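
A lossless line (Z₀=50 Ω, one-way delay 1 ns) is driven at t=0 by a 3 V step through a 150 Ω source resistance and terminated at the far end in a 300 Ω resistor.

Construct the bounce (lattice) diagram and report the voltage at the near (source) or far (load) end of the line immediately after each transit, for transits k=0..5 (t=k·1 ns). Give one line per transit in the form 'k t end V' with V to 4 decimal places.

Γ_L=0.714286, Γ_S=0.500000; launch V₁=3·50/200=0.750000
k=0 src: V=0.7500
k=1 load: inc=0.750000, refl=0.750000·0.714286=0.5357; V=0.000000+0.750000+0.535714=1.2857
k=2 src: inc=0.535714, refl=0.535714·0.500000=0.2679; V=0.750000+0.535714+0.267857=1.5536
k=3 load: inc=0.267857, refl=0.267857·0.714286=0.1913; V=1.285714+0.267857+0.191327=1.7449
k=4 src: inc=0.191327, refl=0.191327·0.500000=0.0957; V=1.553571+0.191327+0.095663=1.8406
k=5 load: inc=0.095663, refl=0.095663·0.714286=0.0683; V=1.744898+0.095663+0.068331=1.9089

0 0 source 0.7500
1 1 load 1.2857
2 2 source 1.5536
3 3 load 1.7449
4 4 source 1.8406
5 5 load 1.9089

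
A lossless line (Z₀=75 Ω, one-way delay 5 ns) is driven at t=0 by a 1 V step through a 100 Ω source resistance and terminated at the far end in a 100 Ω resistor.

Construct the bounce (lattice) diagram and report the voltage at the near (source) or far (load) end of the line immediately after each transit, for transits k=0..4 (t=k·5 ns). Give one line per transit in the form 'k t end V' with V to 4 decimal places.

0 0 source 0.4286
1 5 load 0.4898
2 10 source 0.4985
3 15 load 0.4998
4 20 source 0.5000

Γ_L=0.142857, Γ_S=0.142857; launch V₁=1·75/175=0.428571
k=0 src: V=0.4286
k=1 load: inc=0.428571, refl=0.428571·0.142857=0.0612; V=0.000000+0.428571+0.061224=0.4898
k=2 src: inc=0.061224, refl=0.061224·0.142857=0.0087; V=0.428571+0.061224+0.008746=0.4985
k=3 load: inc=0.008746, refl=0.008746·0.142857=0.0012; V=0.489796+0.008746+0.001249=0.4998
k=4 src: inc=0.001249, refl=0.001249·0.142857=0.0002; V=0.498542+0.001249+0.000178=0.5000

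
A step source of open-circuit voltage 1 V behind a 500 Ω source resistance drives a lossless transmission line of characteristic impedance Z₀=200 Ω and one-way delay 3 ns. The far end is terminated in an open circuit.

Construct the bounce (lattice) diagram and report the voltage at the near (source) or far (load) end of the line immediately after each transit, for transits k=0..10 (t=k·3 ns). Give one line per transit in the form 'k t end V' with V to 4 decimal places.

0 0 source 0.2857
1 3 load 0.5714
2 6 source 0.6939
3 9 load 0.8163
4 12 source 0.8688
5 15 load 0.9213
6 18 source 0.9438
7 21 load 0.9663
8 24 source 0.9759
9 27 load 0.9855
10 30 source 0.9897

Γ_L=1.000000, Γ_S=0.428571; launch V₁=1·200/700=0.285714
k=0 src: V=0.2857
k=1 load: inc=0.285714, refl=0.285714·1.000000=0.2857; V=0.000000+0.285714+0.285714=0.5714
k=2 src: inc=0.285714, refl=0.285714·0.428571=0.1224; V=0.285714+0.285714+0.122449=0.6939
k=3 load: inc=0.122449, refl=0.122449·1.000000=0.1224; V=0.571429+0.122449+0.122449=0.8163
k=4 src: inc=0.122449, refl=0.122449·0.428571=0.0525; V=0.693878+0.122449+0.052478=0.8688
k=5 load: inc=0.052478, refl=0.052478·1.000000=0.0525; V=0.816327+0.052478+0.052478=0.9213
k=6 src: inc=0.052478, refl=0.052478·0.428571=0.0225; V=0.868805+0.052478+0.022491=0.9438
k=7 load: inc=0.022491, refl=0.022491·1.000000=0.0225; V=0.921283+0.022491+0.022491=0.9663
k=8 src: inc=0.022491, refl=0.022491·0.428571=0.0096; V=0.943773+0.022491+0.009639=0.9759
k=9 load: inc=0.009639, refl=0.009639·1.000000=0.0096; V=0.966264+0.009639+0.009639=0.9855
k=10 src: inc=0.009639, refl=0.009639·0.428571=0.0041; V=0.975903+0.009639+0.004131=0.9897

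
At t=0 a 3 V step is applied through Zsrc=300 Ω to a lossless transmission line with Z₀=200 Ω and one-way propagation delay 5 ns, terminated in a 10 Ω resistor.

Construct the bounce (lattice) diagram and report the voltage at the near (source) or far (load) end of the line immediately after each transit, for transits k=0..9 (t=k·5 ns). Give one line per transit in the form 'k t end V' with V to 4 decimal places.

Γ_L=-0.904762, Γ_S=0.200000; launch V₁=3·200/500=1.200000
k=0 src: V=1.2000
k=1 load: inc=1.200000, refl=1.200000·-0.904762=-1.0857; V=0.000000+1.200000+-1.085714=0.1143
k=2 src: inc=-1.085714, refl=-1.085714·0.200000=-0.2171; V=1.200000+-1.085714+-0.217143=-0.1029
k=3 load: inc=-0.217143, refl=-0.217143·-0.904762=0.1965; V=0.114286+-0.217143+0.196463=0.0936
k=4 src: inc=0.196463, refl=0.196463·0.200000=0.0393; V=-0.102857+0.196463+0.039293=0.1329
k=5 load: inc=0.039293, refl=0.039293·-0.904762=-0.0356; V=0.093605+0.039293+-0.035550=0.0973
k=6 src: inc=-0.035550, refl=-0.035550·0.200000=-0.0071; V=0.132898+-0.035550+-0.007110=0.0902
k=7 load: inc=-0.007110, refl=-0.007110·-0.904762=0.0064; V=0.097348+-0.007110+0.006433=0.0967
k=8 src: inc=0.006433, refl=0.006433·0.200000=0.0013; V=0.090238+0.006433+0.001287=0.0980
k=9 load: inc=0.001287, refl=0.001287·-0.904762=-0.0012; V=0.096670+0.001287+-0.001164=0.0968

0 0 source 1.2000
1 5 load 0.1143
2 10 source -0.1029
3 15 load 0.0936
4 20 source 0.1329
5 25 load 0.0973
6 30 source 0.0902
7 35 load 0.0967
8 40 source 0.0980
9 45 load 0.0968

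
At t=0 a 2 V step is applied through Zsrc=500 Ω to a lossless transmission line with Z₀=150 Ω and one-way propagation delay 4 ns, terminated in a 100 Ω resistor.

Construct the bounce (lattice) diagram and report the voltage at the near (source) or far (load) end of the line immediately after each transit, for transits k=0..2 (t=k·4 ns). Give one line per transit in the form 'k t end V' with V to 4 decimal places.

0 0 source 0.4615
1 4 load 0.3692
2 8 source 0.3195

Γ_L=-0.200000, Γ_S=0.538462; launch V₁=2·150/650=0.461538
k=0 src: V=0.4615
k=1 load: inc=0.461538, refl=0.461538·-0.200000=-0.0923; V=0.000000+0.461538+-0.092308=0.3692
k=2 src: inc=-0.092308, refl=-0.092308·0.538462=-0.0497; V=0.461538+-0.092308+-0.049704=0.3195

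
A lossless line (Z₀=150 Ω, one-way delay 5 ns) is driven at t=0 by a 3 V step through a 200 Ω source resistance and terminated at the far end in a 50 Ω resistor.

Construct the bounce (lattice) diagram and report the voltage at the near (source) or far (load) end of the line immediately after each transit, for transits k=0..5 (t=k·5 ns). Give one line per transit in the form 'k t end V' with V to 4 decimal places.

0 0 source 1.2857
1 5 load 0.6429
2 10 source 0.5510
3 15 load 0.5969
4 20 source 0.6035
5 25 load 0.6002

Γ_L=-0.500000, Γ_S=0.142857; launch V₁=3·150/350=1.285714
k=0 src: V=1.2857
k=1 load: inc=1.285714, refl=1.285714·-0.500000=-0.6429; V=0.000000+1.285714+-0.642857=0.6429
k=2 src: inc=-0.642857, refl=-0.642857·0.142857=-0.0918; V=1.285714+-0.642857+-0.091837=0.5510
k=3 load: inc=-0.091837, refl=-0.091837·-0.500000=0.0459; V=0.642857+-0.091837+0.045918=0.5969
k=4 src: inc=0.045918, refl=0.045918·0.142857=0.0066; V=0.551020+0.045918+0.006560=0.6035
k=5 load: inc=0.006560, refl=0.006560·-0.500000=-0.0033; V=0.596939+0.006560+-0.003280=0.6002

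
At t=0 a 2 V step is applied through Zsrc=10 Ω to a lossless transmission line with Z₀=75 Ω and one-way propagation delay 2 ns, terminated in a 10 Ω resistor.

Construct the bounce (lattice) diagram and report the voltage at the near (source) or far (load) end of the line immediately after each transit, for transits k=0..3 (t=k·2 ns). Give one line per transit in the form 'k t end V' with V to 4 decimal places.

Γ_L=-0.764706, Γ_S=-0.764706; launch V₁=2·75/85=1.764706
k=0 src: V=1.7647
k=1 load: inc=1.764706, refl=1.764706·-0.764706=-1.3495; V=0.000000+1.764706+-1.349481=0.4152
k=2 src: inc=-1.349481, refl=-1.349481·-0.764706=1.0320; V=1.764706+-1.349481+1.031956=1.4472
k=3 load: inc=1.031956, refl=1.031956·-0.764706=-0.7891; V=0.415225+1.031956+-0.789143=0.6580

0 0 source 1.7647
1 2 load 0.4152
2 4 source 1.4472
3 6 load 0.6580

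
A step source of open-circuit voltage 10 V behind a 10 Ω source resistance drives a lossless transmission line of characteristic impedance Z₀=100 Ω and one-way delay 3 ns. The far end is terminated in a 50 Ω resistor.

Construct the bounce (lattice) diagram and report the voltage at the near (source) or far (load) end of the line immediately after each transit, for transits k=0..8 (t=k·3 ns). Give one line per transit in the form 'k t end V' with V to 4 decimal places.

0 0 source 9.0909
1 3 load 6.0606
2 6 source 8.5399
3 9 load 7.7135
4 12 source 8.3897
5 15 load 8.1643
6 18 source 8.3487
7 21 load 8.2872
8 24 source 8.3375

Γ_L=-0.333333, Γ_S=-0.818182; launch V₁=10·100/110=9.090909
k=0 src: V=9.0909
k=1 load: inc=9.090909, refl=9.090909·-0.333333=-3.0303; V=0.000000+9.090909+-3.030303=6.0606
k=2 src: inc=-3.030303, refl=-3.030303·-0.818182=2.4793; V=9.090909+-3.030303+2.479339=8.5399
k=3 load: inc=2.479339, refl=2.479339·-0.333333=-0.8264; V=6.060606+2.479339+-0.826446=7.7135
k=4 src: inc=-0.826446, refl=-0.826446·-0.818182=0.6762; V=8.539945+-0.826446+0.676183=8.3897
k=5 load: inc=0.676183, refl=0.676183·-0.333333=-0.2254; V=7.713499+0.676183+-0.225394=8.1643
k=6 src: inc=-0.225394, refl=-0.225394·-0.818182=0.1844; V=8.389682+-0.225394+0.184414=8.3487
k=7 load: inc=0.184414, refl=0.184414·-0.333333=-0.0615; V=8.164288+0.184414+-0.061471=8.2872
k=8 src: inc=-0.061471, refl=-0.061471·-0.818182=0.0503; V=8.348701+-0.061471+0.050295=8.3375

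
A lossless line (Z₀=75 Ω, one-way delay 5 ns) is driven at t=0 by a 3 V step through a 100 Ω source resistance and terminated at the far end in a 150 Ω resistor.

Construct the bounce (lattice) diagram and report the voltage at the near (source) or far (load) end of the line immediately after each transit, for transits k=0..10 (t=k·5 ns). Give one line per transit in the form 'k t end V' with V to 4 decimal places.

0 0 source 1.2857
1 5 load 1.7143
2 10 source 1.7755
3 15 load 1.7959
4 20 source 1.7988
5 25 load 1.7998
6 30 source 1.7999
7 35 load 1.8000
8 40 source 1.8000
9 45 load 1.8000
10 50 source 1.8000

Γ_L=0.333333, Γ_S=0.142857; launch V₁=3·75/175=1.285714
k=0 src: V=1.2857
k=1 load: inc=1.285714, refl=1.285714·0.333333=0.4286; V=0.000000+1.285714+0.428571=1.7143
k=2 src: inc=0.428571, refl=0.428571·0.142857=0.0612; V=1.285714+0.428571+0.061224=1.7755
k=3 load: inc=0.061224, refl=0.061224·0.333333=0.0204; V=1.714286+0.061224+0.020408=1.7959
k=4 src: inc=0.020408, refl=0.020408·0.142857=0.0029; V=1.775510+0.020408+0.002915=1.7988
k=5 load: inc=0.002915, refl=0.002915·0.333333=0.0010; V=1.795918+0.002915+0.000972=1.7998
k=6 src: inc=0.000972, refl=0.000972·0.142857=0.0001; V=1.798834+0.000972+0.000139=1.7999
k=7 load: inc=0.000139, refl=0.000139·0.333333=0.0000; V=1.799806+0.000139+0.000046=1.8000
k=8 src: inc=0.000046, refl=0.000046·0.142857=0.0000; V=1.799944+0.000046+0.000007=1.8000
k=9 load: inc=0.000007, refl=0.000007·0.333333=0.0000; V=1.799991+0.000007+0.000002=1.8000
k=10 src: inc=0.000002, refl=0.000002·0.142857=0.0000; V=1.799997+0.000002+0.000000=1.8000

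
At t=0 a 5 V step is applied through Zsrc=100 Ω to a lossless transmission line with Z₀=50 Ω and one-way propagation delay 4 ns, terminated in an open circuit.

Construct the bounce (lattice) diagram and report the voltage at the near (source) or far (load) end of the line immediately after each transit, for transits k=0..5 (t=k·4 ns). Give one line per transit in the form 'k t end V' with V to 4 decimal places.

Γ_L=1.000000, Γ_S=0.333333; launch V₁=5·50/150=1.666667
k=0 src: V=1.6667
k=1 load: inc=1.666667, refl=1.666667·1.000000=1.6667; V=0.000000+1.666667+1.666667=3.3333
k=2 src: inc=1.666667, refl=1.666667·0.333333=0.5556; V=1.666667+1.666667+0.555556=3.8889
k=3 load: inc=0.555556, refl=0.555556·1.000000=0.5556; V=3.333333+0.555556+0.555556=4.4444
k=4 src: inc=0.555556, refl=0.555556·0.333333=0.1852; V=3.888889+0.555556+0.185185=4.6296
k=5 load: inc=0.185185, refl=0.185185·1.000000=0.1852; V=4.444444+0.185185+0.185185=4.8148

0 0 source 1.6667
1 4 load 3.3333
2 8 source 3.8889
3 12 load 4.4444
4 16 source 4.6296
5 20 load 4.8148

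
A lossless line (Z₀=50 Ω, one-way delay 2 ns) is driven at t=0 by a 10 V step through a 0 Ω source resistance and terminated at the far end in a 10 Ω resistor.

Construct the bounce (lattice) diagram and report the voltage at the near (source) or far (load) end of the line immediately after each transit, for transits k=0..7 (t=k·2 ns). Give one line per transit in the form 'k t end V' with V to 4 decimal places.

0 0 source 10.0000
1 2 load 3.3333
2 4 source 10.0000
3 6 load 5.5556
4 8 source 10.0000
5 10 load 7.0370
6 12 source 10.0000
7 14 load 8.0247

Γ_L=-0.666667, Γ_S=-1.000000; launch V₁=10·50/50=10.000000
k=0 src: V=10.0000
k=1 load: inc=10.000000, refl=10.000000·-0.666667=-6.6667; V=0.000000+10.000000+-6.666667=3.3333
k=2 src: inc=-6.666667, refl=-6.666667·-1.000000=6.6667; V=10.000000+-6.666667+6.666667=10.0000
k=3 load: inc=6.666667, refl=6.666667·-0.666667=-4.4444; V=3.333333+6.666667+-4.444444=5.5556
k=4 src: inc=-4.444444, refl=-4.444444·-1.000000=4.4444; V=10.000000+-4.444444+4.444444=10.0000
k=5 load: inc=4.444444, refl=4.444444·-0.666667=-2.9630; V=5.555556+4.444444+-2.962963=7.0370
k=6 src: inc=-2.962963, refl=-2.962963·-1.000000=2.9630; V=10.000000+-2.962963+2.962963=10.0000
k=7 load: inc=2.962963, refl=2.962963·-0.666667=-1.9753; V=7.037037+2.962963+-1.975309=8.0247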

▬▬▬

Every line in the material above that has the word "behind" should be copied.

• Finished exercise:
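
A step source of open-circuit voltage 1 V behind a 500 Ω source resistance drives a lossless transmission line of characteristic impedance Z₀=200 Ω and one-way delay 3 ns. The far end is terminated in an open circuit.
A step source of open-circuit voltage 10 V behind a 10 Ω source resistance drives a lossless transmission line of characteristic impedance Z₀=100 Ω and one-way delay 3 ns. The far end is terminated in a 50 Ω resistor.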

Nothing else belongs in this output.